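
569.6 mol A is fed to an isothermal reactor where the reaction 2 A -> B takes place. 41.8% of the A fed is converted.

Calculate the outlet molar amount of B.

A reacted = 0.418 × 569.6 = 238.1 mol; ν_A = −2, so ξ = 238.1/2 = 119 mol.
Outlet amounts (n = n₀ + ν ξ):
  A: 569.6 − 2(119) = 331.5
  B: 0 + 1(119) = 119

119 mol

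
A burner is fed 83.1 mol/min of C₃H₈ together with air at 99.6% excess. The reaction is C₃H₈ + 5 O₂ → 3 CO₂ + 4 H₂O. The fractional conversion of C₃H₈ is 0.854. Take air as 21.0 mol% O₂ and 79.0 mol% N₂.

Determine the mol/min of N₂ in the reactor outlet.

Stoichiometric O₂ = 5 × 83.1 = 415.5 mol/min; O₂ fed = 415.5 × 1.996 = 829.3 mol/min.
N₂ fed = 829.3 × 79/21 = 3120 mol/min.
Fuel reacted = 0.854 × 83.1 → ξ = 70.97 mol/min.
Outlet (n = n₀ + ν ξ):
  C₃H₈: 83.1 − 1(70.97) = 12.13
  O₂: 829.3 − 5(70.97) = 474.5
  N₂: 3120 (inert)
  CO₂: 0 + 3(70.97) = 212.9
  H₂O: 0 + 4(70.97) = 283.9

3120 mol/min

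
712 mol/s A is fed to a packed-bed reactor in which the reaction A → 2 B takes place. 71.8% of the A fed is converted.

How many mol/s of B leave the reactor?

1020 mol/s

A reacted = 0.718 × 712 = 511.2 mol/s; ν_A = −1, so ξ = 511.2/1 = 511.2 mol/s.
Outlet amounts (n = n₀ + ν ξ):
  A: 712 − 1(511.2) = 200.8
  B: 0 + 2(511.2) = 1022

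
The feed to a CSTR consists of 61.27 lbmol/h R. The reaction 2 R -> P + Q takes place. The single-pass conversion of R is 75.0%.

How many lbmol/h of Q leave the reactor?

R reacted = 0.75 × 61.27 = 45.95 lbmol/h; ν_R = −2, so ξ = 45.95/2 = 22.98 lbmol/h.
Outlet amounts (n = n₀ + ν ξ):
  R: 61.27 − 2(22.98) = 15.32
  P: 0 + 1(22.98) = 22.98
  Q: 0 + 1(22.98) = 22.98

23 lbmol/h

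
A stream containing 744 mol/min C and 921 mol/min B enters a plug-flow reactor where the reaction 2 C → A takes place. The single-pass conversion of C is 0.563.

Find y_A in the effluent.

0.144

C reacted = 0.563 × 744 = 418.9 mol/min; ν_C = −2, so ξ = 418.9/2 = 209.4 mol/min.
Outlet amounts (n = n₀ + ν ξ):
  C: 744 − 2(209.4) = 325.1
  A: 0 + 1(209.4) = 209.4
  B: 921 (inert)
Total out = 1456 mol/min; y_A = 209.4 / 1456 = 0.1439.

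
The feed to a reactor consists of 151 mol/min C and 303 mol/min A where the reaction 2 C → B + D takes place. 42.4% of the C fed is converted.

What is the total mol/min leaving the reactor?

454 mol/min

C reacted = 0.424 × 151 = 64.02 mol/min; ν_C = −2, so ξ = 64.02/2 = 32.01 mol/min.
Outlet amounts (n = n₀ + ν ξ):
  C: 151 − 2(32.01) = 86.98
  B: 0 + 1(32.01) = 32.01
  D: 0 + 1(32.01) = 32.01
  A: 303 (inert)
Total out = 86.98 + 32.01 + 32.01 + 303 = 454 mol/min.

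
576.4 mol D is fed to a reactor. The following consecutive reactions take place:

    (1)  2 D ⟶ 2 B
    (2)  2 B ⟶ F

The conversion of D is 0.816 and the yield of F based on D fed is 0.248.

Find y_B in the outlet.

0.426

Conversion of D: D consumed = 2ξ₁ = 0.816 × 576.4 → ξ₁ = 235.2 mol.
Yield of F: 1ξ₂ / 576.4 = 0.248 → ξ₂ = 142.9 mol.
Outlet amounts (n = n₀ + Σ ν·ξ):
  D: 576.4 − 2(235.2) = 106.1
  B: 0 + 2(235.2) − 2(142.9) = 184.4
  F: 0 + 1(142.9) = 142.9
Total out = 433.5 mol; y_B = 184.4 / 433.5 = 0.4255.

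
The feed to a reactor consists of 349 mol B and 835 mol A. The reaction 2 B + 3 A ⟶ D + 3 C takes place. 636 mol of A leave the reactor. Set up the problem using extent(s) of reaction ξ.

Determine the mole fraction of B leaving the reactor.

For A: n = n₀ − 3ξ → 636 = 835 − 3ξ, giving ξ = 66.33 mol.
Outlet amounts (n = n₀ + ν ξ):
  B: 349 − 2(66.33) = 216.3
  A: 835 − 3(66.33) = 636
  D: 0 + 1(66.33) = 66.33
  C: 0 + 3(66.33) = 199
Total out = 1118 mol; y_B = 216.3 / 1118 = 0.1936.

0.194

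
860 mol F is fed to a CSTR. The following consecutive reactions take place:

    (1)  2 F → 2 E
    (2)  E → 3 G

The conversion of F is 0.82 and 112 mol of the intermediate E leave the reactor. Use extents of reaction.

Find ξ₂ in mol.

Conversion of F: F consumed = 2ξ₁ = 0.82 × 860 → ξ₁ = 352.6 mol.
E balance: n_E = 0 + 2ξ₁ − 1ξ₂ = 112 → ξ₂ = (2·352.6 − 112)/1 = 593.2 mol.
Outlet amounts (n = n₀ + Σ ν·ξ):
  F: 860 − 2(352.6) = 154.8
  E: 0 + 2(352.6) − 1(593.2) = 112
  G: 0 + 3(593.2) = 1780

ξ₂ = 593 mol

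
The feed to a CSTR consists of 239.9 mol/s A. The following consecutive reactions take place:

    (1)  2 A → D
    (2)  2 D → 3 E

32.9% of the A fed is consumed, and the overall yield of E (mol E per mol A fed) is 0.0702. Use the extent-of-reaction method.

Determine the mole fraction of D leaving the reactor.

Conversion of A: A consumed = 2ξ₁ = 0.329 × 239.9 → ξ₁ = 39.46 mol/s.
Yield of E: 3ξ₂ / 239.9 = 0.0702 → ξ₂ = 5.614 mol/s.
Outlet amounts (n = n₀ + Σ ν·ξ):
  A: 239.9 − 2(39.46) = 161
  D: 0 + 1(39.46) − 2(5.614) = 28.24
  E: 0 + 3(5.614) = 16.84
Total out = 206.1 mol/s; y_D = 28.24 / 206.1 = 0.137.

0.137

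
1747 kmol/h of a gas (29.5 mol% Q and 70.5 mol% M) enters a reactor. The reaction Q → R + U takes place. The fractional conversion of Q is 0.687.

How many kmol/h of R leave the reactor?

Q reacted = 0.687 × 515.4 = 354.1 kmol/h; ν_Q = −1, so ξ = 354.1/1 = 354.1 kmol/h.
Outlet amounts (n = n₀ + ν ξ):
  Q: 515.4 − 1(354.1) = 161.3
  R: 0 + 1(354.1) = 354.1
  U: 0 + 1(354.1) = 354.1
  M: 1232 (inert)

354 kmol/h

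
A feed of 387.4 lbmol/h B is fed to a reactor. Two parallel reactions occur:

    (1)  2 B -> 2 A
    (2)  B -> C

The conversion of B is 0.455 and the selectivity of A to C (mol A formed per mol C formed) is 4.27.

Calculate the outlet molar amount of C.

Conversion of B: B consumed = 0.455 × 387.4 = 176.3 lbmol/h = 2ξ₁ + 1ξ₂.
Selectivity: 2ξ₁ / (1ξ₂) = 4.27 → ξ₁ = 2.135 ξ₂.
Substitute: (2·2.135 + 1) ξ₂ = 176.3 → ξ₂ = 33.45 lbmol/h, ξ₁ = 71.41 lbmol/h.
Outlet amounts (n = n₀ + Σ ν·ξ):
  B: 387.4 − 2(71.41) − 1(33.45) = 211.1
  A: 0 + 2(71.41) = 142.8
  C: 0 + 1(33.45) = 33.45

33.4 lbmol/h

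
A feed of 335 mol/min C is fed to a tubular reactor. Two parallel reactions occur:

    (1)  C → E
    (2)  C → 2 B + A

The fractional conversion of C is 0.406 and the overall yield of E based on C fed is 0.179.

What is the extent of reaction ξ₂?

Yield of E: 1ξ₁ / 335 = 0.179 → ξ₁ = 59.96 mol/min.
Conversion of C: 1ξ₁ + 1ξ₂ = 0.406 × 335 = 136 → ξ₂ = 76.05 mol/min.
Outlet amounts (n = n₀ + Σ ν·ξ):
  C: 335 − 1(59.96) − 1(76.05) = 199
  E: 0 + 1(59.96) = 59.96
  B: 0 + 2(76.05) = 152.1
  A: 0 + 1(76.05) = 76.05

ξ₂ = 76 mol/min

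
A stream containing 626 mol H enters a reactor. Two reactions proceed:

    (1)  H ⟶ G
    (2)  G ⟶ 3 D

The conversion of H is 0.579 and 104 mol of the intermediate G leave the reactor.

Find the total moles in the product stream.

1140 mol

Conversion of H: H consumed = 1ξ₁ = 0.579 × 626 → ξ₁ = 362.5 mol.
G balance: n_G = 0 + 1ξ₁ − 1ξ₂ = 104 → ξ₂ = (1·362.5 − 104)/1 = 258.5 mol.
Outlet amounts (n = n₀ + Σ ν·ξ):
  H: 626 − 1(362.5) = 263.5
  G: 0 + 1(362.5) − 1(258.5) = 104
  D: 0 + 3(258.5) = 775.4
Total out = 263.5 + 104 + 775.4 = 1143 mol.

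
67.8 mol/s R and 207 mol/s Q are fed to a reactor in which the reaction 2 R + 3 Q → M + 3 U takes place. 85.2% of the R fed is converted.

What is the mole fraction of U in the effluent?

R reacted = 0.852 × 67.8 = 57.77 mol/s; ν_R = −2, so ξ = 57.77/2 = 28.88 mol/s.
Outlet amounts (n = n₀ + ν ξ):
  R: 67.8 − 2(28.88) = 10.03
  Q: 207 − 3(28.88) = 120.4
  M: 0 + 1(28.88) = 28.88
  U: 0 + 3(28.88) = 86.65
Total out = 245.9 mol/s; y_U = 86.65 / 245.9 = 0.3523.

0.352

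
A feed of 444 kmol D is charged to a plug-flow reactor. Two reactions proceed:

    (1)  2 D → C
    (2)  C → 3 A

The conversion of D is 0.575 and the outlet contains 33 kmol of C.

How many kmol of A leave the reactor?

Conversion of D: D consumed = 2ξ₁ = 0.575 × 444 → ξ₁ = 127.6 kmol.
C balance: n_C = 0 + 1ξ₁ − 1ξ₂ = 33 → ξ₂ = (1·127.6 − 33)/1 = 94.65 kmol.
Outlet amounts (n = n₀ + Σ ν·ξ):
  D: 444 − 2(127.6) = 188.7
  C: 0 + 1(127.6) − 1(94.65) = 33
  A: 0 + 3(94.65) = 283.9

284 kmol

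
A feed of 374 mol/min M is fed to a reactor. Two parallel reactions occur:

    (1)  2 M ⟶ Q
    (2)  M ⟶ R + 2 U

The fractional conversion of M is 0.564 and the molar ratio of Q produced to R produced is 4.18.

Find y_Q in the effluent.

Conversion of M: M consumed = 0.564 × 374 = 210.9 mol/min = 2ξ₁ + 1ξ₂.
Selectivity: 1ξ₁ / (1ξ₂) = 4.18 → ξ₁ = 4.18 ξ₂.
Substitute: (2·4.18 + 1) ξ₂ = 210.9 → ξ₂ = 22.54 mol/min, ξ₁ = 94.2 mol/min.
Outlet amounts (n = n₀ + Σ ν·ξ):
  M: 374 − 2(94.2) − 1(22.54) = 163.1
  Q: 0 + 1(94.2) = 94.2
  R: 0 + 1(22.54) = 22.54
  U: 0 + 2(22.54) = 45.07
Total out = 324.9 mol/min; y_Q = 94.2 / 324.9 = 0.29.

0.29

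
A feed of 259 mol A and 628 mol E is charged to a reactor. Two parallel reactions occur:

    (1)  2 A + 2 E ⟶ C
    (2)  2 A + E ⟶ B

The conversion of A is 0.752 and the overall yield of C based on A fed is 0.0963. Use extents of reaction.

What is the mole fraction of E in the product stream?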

##############################

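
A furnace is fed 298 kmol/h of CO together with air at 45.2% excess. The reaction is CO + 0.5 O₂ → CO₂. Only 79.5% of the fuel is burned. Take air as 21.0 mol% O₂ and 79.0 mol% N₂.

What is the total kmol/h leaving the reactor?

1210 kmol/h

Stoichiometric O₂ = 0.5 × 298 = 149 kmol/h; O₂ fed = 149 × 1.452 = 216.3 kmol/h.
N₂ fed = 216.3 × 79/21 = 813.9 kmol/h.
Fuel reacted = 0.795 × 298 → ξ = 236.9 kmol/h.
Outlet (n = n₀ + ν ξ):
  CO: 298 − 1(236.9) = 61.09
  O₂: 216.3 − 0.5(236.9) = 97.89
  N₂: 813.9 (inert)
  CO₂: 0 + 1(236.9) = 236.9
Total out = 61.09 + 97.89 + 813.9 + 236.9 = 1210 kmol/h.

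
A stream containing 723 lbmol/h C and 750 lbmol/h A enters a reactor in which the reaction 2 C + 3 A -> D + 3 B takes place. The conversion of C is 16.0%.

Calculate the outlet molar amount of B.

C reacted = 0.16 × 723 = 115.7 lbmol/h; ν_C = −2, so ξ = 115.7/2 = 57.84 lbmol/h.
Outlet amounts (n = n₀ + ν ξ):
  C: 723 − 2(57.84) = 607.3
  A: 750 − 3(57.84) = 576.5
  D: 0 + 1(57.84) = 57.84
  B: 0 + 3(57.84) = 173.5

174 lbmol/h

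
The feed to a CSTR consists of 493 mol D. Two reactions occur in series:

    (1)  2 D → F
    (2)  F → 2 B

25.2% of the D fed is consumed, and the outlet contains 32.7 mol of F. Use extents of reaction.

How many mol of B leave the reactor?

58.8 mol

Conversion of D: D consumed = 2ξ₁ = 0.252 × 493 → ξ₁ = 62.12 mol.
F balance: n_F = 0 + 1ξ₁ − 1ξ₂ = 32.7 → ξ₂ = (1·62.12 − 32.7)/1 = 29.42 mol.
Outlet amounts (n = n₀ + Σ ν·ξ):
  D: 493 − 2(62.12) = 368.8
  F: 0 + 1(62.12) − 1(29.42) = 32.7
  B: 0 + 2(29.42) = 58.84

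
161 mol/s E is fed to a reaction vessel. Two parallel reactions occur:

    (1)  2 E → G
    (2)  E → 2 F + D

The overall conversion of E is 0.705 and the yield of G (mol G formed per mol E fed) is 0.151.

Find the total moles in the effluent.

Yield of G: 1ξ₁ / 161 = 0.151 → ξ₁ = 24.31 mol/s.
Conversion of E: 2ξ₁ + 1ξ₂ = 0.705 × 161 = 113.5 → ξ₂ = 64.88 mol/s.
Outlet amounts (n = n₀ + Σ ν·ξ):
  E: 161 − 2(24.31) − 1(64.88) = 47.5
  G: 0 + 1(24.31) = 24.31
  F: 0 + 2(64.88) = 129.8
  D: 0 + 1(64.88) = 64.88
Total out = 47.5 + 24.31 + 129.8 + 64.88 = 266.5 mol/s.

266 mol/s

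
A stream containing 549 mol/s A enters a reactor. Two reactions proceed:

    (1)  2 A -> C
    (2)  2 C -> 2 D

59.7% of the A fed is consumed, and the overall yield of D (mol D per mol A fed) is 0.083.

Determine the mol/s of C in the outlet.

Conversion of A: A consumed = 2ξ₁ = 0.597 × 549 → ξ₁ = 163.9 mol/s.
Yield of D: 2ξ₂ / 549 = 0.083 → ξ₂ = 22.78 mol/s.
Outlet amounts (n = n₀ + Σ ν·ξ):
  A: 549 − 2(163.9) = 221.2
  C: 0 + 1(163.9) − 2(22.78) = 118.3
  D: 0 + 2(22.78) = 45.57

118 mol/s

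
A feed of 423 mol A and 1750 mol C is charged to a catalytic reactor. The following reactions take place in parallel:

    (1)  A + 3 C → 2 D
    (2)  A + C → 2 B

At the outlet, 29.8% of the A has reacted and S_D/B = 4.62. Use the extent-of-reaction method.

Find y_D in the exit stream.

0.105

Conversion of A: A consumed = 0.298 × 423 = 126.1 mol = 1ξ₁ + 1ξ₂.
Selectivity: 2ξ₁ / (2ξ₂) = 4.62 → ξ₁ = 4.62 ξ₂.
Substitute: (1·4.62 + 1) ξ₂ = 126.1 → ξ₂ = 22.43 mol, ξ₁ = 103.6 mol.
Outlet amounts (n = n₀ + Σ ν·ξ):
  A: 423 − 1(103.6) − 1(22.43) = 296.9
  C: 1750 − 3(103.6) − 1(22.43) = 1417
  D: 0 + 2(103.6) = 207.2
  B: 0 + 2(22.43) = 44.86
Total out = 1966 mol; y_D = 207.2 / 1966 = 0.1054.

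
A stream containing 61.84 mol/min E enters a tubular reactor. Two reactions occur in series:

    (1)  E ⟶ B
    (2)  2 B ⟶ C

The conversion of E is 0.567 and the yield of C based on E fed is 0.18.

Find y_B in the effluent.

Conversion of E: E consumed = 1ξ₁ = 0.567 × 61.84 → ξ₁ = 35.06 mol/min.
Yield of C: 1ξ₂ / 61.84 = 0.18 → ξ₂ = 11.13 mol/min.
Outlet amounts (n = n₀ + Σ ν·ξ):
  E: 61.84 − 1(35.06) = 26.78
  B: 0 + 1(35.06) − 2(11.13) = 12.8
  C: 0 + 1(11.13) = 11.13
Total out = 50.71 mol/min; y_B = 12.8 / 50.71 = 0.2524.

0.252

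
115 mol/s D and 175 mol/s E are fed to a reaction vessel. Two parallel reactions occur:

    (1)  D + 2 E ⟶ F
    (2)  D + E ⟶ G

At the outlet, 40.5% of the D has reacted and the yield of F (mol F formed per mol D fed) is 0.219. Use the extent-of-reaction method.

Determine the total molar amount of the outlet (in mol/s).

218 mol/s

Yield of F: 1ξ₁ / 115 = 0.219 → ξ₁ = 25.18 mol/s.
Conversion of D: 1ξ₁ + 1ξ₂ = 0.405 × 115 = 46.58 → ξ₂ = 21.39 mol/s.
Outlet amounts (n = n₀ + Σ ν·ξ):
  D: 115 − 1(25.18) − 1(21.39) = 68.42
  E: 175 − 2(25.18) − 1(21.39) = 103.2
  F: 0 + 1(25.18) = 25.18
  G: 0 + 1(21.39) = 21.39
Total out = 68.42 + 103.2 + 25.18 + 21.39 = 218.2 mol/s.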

##############################

Task item >> When you reach the line with "A stream containing 61.84" in the records above, start writing out lines exactly, and stop once the line with "The conversion of E" has been written; include nothing else.

Output of the task >>
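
A stream containing 61.84 mol/min E enters a tubular reactor. Two reactions occur in series:

    (1)  E ⟶ B
    (2)  2 B ⟶ C

The conversion of E is 0.567 and the yield of C based on E fed is 0.18.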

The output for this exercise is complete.